*Work instructions*. Reproduce the listing in full. Keep every character unchanged.

*Extracted records*.
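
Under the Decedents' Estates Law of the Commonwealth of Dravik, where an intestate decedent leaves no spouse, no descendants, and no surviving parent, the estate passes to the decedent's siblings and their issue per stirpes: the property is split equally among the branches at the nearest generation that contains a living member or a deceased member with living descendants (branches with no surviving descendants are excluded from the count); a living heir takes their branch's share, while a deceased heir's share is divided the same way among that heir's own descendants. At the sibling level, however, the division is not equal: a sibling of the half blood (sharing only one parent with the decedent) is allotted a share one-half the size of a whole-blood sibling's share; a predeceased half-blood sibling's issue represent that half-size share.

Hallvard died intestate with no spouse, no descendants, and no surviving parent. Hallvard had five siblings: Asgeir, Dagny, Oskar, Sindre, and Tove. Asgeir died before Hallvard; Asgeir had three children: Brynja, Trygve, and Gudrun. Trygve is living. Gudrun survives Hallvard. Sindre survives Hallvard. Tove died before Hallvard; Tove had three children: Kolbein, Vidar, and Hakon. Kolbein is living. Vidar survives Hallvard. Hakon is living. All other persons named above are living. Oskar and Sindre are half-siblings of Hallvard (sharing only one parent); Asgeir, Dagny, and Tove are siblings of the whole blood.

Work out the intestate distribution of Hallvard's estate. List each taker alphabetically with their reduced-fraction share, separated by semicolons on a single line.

No spouse, descendants, or parent survives, so the estate passes to Hallvard's siblings per stirpes.
Half-blood siblings count for one-half the weight of whole-blood siblings at the initial division.
Dividing 1 in proportion to weights (total weight 4): Asgeir (weight 1) → 1/4; Dagny (weight 1) → 1/4; Oskar (weight 1/2) → 1/8; Sindre (weight 1/2) → 1/8; Tove (weight 1) → 1/4.
Asgeir predeceased; the 1/4 allotted to Asgeir's branch passes to Asgeir's issue by representation.
The 1/4 is divided into 3 equal shares of 1/12 among Brynja, Trygve, Gudrun.
Brynja is living and takes 1/12.
Trygve is living and takes 1/12.
Gudrun is living and takes 1/12.
Dagny is living and takes 1/4.
Oskar is living and takes 1/8.
Sindre is living and takes 1/8.
Tove predeceased; the 1/4 allotted to Tove's branch passes to Tove's issue by representation.
The 1/4 is divided into 3 equal shares of 1/12 among Kolbein, Vidar, Hakon.
Kolbein is living and takes 1/12.
Vidar is living and takes 1/12.
Hakon is living and takes 1/12.

Brynja 1/12; Dagny 1/4; Gudrun 1/12; Hakon 1/12; Kolbein 1/12; Oskar 1/8; Sindre 1/8; Trygve 1/12; Vidar 1/12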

*Finished task*.
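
Under the Decedents' Estates Law of the Commonwealth of Dravik, where an intestate decedent leaves no spouse, no descendants, and no surviving parent, the estate passes to the decedent's siblings and their issue per stirpes: the property is split equally among the branches at the nearest generation that contains a living member or a deceased member with living descendants (branches with no surviving descendants are excluded from the count); a living heir takes their branch's share, while a deceased heir's share is divided the same way among that heir's own descendants. At the sibling level, however, the division is not equal: a sibling of the half blood (sharing only one parent with the decedent) is allotted a share one-half the size of a whole-blood sibling's share; a predeceased half-blood sibling's issue represent that half-size share.

Hallvard died intestate with no spouse, no descendants, and no surviving parent. Hallvard had five siblings: Asgeir, Dagny, Oskar, Sindre, and Tove. Asgeir died before Hallvard; Asgeir had three children: Brynja, Trygve, and Gudrun. Trygve is living. Gudrun survives Hallvard. Sindre survives Hallvard. Tove died before Hallvard; Tove had three children: Kolbein, Vidar, and Hakon. Kolbein is living. Vidar survives Hallvard. Hakon is living. All other persons named above are living. Oskar and Sindre are half-siblings of Hallvard (sharing only one parent); Asgeir, Dagny, and Tove are siblings of the whole blood.

Work out the intestate distribution of Hallvard's estate. List each taker alphabetically with their reduced-fraction share, separated by semicolons on a single line.

No spouse, descendants, or parent survives, so the estate passes to Hallvard's siblings per stirpes.
Half-blood siblings count for one-half the weight of whole-blood siblings at the initial division.
Dividing 1 in proportion to weights (total weight 4): Asgeir (weight 1) → 1/4; Dagny (weight 1) → 1/4; Oskar (weight 1/2) → 1/8; Sindre (weight 1/2) → 1/8; Tove (weight 1) → 1/4.
Asgeir predeceased; the 1/4 allotted to Asgeir's branch passes to Asgeir's issue by representation.
The 1/4 is divided into 3 equal shares of 1/12 among Brynja, Trygve, Gudrun.
Brynja is living and takes 1/12.
Trygve is living and takes 1/12.
Gudrun is living and takes 1/12.
Dagny is living and takes 1/4.
Oskar is living and takes 1/8.
Sindre is living and takes 1/8.
Tove predeceased; the 1/4 allotted to Tove's branch passes to Tove's issue by representation.
The 1/4 is divided into 3 equal shares of 1/12 among Kolbein, Vidar, Hakon.
Kolbein is living and takes 1/12.
Vidar is living and takes 1/12.
Hakon is living and takes 1/12.

Brynja 1/12; Dagny 1/4; Gudrun 1/12; Hakon 1/12; Kolbein 1/12; Oskar 1/8; Sindre 1/8; Trygve 1/12; Vidar 1/12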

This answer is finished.